(ENTRIES SHOWN):
*-*-*

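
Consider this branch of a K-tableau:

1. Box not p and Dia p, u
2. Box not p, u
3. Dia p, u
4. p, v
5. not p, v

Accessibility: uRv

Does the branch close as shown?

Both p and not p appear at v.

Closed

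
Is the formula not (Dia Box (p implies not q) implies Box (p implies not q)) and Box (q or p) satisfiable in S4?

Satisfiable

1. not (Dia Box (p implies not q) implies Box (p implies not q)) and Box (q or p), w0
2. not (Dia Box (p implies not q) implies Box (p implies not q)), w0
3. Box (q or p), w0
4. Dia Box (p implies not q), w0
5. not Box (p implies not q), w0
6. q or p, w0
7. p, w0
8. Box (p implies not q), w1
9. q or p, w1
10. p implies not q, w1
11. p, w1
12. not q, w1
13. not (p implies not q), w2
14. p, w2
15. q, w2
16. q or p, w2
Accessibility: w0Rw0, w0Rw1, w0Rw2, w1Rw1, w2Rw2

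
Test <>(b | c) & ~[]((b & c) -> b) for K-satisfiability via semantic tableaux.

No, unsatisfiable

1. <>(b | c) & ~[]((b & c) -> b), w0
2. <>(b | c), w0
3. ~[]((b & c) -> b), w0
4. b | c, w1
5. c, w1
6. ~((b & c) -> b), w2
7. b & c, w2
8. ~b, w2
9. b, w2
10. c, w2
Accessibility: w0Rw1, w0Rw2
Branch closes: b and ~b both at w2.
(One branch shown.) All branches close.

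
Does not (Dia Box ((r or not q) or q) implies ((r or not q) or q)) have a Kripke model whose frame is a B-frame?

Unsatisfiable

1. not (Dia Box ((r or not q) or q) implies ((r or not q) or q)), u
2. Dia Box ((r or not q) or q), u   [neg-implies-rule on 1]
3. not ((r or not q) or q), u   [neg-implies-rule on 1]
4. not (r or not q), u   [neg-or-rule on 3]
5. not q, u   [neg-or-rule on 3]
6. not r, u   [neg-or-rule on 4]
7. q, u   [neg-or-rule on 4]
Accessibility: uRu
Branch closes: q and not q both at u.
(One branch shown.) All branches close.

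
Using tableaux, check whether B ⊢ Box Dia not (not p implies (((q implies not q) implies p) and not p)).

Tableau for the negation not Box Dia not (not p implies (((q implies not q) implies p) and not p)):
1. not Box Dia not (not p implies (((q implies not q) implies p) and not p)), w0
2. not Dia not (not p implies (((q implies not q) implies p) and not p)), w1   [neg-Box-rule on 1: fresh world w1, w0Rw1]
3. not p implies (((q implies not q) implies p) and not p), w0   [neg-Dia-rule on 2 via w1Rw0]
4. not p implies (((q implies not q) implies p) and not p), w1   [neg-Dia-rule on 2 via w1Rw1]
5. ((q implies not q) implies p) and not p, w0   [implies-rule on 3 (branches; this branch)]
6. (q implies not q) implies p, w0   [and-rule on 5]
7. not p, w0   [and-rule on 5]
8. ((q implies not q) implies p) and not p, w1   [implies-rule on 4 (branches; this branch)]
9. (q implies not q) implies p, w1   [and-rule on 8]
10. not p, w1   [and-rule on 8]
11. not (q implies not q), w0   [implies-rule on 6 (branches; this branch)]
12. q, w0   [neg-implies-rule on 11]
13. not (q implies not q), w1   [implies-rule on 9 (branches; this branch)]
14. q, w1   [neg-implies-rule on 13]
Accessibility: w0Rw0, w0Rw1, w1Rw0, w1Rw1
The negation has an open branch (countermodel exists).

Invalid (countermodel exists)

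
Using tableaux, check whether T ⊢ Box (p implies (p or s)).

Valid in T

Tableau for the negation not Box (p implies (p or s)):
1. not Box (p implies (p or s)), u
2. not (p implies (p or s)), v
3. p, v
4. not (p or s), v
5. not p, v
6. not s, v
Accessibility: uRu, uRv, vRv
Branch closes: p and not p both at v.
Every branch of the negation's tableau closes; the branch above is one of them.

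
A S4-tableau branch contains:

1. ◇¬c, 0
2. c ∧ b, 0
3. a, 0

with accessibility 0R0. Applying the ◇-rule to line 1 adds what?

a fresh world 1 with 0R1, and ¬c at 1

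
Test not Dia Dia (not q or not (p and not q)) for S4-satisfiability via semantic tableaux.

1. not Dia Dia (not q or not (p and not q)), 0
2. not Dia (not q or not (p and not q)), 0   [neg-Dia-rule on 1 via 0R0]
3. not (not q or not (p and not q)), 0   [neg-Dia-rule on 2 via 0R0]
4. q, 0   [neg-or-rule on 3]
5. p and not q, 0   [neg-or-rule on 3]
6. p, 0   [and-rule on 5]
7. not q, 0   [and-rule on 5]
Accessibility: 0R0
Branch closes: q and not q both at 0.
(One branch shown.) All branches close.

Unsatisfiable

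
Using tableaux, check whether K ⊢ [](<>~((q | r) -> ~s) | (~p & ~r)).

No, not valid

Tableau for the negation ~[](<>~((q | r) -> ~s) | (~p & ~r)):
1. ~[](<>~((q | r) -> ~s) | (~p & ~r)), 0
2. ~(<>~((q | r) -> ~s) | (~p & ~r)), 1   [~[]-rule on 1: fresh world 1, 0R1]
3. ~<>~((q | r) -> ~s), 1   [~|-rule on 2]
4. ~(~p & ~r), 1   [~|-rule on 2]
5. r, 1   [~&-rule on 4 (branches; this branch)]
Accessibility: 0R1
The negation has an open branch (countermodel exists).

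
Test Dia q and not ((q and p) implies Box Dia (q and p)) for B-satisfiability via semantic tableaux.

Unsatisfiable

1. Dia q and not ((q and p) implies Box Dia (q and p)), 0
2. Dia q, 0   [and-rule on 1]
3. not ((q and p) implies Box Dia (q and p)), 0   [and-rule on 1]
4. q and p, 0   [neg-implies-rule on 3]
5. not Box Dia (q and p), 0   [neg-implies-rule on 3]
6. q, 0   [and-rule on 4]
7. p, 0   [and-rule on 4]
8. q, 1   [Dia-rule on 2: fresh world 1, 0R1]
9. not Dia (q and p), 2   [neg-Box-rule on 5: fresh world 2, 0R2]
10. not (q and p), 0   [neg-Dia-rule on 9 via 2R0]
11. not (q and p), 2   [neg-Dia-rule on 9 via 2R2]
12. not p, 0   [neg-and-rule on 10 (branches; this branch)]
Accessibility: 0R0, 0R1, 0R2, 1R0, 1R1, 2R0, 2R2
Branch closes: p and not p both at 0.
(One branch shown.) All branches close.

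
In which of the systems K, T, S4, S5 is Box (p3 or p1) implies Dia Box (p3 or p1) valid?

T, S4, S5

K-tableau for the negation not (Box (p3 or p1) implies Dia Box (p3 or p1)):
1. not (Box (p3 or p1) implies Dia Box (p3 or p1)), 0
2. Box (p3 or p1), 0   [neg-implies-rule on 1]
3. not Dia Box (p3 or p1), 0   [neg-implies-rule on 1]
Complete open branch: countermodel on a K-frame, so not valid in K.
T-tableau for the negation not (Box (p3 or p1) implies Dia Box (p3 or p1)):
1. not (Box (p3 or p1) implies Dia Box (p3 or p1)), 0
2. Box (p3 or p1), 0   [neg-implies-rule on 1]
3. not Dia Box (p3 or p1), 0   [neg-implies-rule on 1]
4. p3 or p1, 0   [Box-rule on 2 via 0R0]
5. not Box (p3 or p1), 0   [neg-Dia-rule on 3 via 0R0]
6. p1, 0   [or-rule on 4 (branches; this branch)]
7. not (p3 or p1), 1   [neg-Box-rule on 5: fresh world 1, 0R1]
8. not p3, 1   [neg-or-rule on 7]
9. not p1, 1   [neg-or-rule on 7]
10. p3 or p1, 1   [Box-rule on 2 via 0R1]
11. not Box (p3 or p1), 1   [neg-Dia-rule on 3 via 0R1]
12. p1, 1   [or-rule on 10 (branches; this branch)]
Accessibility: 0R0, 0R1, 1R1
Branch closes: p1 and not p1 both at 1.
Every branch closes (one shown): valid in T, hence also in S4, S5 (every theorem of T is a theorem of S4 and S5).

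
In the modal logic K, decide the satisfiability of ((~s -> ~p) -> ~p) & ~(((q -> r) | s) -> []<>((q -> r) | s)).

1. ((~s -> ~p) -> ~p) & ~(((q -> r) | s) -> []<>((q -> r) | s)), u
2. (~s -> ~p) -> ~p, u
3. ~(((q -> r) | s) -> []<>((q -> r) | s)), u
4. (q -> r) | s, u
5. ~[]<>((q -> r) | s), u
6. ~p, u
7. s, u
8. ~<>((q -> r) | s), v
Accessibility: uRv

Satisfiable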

*-*-*

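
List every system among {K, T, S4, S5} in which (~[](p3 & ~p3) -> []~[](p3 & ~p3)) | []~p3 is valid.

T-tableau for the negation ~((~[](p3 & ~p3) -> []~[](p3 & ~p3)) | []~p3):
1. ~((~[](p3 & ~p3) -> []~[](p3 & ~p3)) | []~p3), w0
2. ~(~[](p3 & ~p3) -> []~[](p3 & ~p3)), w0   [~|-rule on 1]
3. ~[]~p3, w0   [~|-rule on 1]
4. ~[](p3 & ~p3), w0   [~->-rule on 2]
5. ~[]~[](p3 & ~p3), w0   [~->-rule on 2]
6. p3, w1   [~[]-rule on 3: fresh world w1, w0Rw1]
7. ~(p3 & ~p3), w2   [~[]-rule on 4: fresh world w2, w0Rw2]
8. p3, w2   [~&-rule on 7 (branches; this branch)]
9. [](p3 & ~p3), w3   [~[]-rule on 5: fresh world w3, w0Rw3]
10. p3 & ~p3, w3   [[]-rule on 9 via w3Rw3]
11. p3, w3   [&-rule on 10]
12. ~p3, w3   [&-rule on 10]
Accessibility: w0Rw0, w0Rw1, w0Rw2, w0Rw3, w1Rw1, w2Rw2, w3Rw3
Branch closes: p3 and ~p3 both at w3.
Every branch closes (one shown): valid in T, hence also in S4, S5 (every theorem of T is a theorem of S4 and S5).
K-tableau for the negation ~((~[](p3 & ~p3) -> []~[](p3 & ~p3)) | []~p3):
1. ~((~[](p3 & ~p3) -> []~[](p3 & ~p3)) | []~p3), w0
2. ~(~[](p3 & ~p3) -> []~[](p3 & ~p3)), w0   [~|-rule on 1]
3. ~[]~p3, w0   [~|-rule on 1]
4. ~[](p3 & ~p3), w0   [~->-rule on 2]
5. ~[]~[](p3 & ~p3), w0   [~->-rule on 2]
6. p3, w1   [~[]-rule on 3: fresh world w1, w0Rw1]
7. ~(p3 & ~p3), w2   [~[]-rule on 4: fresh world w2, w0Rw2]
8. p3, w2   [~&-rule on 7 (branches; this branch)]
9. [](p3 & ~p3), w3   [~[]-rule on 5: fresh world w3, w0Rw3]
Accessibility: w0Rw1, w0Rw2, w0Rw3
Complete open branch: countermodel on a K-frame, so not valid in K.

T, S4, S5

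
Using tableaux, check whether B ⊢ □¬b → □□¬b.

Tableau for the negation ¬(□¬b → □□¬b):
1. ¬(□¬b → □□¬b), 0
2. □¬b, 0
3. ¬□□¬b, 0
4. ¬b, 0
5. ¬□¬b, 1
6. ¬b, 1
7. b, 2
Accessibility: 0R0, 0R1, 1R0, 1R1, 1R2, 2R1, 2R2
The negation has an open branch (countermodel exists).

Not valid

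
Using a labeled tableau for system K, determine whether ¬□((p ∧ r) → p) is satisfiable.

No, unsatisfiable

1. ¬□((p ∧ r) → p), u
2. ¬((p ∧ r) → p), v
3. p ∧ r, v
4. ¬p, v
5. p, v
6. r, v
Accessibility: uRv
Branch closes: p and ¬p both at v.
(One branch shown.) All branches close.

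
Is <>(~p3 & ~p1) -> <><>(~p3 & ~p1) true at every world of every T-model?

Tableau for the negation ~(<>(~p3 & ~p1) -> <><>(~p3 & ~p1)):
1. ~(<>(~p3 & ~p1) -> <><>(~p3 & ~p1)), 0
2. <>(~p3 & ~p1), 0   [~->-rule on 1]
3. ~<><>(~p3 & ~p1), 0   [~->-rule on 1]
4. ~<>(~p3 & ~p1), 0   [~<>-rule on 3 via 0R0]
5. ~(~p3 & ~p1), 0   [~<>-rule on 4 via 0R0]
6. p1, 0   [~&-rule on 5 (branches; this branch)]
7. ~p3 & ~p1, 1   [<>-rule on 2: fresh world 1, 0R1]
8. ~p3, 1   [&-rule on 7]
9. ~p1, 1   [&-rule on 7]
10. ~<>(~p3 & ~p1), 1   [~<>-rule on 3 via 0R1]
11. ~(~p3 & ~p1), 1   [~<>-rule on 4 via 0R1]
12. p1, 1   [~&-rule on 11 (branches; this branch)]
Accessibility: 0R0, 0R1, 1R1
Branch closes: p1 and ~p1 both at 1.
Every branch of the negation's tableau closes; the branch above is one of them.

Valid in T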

*-*-*

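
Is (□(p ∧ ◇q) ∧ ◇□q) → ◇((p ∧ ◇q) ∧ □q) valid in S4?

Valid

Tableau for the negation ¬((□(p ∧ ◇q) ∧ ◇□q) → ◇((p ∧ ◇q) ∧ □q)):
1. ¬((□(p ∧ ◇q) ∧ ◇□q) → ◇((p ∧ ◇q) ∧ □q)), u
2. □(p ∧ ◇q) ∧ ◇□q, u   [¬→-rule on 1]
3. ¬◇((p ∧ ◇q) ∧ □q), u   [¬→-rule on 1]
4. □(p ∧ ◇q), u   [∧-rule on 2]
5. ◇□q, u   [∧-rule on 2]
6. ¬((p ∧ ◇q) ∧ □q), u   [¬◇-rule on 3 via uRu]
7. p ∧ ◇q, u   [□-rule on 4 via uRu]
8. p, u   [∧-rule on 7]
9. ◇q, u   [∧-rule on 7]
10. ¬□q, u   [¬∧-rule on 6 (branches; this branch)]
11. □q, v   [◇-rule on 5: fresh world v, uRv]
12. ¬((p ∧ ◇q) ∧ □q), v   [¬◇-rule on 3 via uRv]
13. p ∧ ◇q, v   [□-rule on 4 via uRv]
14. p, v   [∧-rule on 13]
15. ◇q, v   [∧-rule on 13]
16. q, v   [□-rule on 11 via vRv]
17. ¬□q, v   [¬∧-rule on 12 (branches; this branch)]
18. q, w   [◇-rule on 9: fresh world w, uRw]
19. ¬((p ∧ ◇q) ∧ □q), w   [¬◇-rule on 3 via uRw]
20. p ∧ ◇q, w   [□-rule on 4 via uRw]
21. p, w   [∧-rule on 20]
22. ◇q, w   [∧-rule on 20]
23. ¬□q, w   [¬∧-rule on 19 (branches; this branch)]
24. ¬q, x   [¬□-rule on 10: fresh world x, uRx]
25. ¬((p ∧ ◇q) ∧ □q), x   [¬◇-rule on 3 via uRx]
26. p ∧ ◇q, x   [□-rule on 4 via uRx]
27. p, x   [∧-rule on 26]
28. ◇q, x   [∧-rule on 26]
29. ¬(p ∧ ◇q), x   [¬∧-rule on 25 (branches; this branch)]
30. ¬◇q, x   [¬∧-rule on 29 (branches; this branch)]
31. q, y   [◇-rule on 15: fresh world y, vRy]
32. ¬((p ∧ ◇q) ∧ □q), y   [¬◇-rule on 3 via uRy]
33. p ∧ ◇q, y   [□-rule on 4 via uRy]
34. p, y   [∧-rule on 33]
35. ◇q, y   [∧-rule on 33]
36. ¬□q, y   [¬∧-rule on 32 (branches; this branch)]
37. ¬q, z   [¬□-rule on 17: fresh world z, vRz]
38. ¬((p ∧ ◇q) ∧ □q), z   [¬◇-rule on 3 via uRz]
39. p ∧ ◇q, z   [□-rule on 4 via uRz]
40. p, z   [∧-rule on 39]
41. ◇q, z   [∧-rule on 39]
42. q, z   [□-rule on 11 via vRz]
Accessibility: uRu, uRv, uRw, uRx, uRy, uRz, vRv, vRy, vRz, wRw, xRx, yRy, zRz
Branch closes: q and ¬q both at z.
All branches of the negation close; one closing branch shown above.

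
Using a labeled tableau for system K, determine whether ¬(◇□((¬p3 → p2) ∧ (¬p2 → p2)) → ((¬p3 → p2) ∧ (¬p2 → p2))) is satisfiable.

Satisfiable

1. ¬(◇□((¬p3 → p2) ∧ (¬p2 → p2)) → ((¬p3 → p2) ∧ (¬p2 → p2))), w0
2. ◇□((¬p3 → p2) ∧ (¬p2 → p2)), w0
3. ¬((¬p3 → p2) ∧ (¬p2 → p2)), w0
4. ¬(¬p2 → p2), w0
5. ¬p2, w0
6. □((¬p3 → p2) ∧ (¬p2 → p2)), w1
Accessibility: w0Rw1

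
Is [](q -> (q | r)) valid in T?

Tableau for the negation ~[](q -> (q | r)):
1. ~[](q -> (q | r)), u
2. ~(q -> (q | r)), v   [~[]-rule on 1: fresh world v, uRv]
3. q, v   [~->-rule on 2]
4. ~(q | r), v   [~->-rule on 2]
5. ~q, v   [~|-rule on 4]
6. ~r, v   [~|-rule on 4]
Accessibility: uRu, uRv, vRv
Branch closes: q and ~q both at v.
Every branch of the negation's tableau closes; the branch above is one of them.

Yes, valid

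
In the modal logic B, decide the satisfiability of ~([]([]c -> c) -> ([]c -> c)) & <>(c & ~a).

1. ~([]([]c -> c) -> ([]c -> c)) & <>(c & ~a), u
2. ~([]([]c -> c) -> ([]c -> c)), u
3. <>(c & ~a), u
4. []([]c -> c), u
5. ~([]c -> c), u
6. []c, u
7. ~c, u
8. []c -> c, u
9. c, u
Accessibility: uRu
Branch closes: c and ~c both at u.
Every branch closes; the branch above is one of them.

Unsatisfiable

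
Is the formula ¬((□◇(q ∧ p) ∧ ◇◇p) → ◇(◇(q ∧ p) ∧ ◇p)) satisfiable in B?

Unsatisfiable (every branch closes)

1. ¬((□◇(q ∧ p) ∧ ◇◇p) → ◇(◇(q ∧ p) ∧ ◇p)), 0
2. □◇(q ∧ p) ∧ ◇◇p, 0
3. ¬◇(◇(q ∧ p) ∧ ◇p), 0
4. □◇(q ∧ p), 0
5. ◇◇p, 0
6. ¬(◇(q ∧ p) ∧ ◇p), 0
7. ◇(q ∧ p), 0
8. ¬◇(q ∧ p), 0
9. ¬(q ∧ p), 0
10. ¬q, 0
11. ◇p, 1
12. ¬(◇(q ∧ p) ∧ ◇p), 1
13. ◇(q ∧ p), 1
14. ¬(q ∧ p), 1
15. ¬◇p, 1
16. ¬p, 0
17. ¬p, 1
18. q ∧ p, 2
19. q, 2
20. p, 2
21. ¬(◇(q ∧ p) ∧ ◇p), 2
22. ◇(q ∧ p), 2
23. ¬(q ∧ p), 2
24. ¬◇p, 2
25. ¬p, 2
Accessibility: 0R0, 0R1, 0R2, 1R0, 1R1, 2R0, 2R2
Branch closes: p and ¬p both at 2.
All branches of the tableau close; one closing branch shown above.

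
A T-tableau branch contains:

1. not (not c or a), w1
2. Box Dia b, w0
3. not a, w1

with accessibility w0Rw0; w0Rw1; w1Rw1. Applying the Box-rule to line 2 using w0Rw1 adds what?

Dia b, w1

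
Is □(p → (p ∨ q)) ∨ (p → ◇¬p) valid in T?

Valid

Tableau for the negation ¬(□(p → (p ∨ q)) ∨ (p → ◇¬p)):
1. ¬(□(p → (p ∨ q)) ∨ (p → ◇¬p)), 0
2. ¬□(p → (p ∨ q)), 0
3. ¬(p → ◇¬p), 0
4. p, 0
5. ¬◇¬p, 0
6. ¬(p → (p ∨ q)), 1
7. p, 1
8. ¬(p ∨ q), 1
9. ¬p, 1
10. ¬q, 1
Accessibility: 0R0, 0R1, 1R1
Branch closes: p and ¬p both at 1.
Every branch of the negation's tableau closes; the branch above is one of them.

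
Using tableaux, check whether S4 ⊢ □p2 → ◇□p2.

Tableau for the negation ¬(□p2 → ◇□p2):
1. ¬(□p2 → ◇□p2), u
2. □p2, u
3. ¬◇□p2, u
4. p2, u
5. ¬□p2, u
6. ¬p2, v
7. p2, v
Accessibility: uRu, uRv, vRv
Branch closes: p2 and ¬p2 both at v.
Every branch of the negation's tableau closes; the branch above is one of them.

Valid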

*-*-*

(WORK TO COMPLETE):
For the string "contains", go line by line through the material and copy every line that has it.

(EXERCISE OUTPUT):
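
A S4-tableau branch contains:
A T-tableau branch contains: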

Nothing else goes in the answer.